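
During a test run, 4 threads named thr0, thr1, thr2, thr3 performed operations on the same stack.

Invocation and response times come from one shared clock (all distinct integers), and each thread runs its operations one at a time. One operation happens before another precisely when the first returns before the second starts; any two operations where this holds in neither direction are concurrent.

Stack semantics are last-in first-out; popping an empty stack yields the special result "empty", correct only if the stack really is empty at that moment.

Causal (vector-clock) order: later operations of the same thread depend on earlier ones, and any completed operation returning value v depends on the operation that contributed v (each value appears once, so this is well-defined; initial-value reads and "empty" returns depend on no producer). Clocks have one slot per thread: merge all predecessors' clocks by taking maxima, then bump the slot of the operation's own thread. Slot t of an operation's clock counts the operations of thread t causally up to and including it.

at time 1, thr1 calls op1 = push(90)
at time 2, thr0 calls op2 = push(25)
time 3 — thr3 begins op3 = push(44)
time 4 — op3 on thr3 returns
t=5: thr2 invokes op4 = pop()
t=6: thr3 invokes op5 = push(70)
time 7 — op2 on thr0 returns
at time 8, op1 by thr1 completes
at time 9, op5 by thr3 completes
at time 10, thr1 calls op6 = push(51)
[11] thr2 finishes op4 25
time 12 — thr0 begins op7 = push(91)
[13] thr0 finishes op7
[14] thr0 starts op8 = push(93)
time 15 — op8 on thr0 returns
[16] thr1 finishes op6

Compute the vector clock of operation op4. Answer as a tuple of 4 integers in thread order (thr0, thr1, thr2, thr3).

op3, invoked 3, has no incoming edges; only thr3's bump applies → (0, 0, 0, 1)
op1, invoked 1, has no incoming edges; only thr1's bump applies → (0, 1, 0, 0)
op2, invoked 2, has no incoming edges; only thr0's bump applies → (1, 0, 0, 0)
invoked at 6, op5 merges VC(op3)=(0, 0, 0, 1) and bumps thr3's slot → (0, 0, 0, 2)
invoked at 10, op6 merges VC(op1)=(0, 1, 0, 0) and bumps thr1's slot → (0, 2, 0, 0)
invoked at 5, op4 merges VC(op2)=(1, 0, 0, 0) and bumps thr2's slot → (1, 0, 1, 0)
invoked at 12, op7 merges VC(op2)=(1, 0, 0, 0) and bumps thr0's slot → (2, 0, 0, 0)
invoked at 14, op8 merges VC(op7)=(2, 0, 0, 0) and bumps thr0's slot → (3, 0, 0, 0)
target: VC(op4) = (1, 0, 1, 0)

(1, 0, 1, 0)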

-*-

TASK INSTRUCTIONS: From the entries above, print the lines beginning at the one with "at time 2, thr0 calls op2 = push(25)" and stopping after the one with "[16] thr1 finishes op6", exactly as written and with nothing else.

SOLUTION FOR THIS TASK:
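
at time 2, thr0 calls op2 = push(25)
time 3 — thr3 begins op3 = push(44)
time 4 — op3 on thr3 returns
t=5: thr2 invokes op4 = pop()
t=6: thr3 invokes op5 = push(70)
time 7 — op2 on thr0 returns
at time 8, op1 by thr1 completes
at time 9, op5 by thr3 completes
at time 10, thr1 calls op6 = push(51)
[11] thr2 finishes op4 25
time 12 — thr0 begins op7 = push(91)
[13] thr0 finishes op7
[14] thr0 starts op8 = push(93)
time 15 — op8 on thr0 returns
[16] thr1 finishes op6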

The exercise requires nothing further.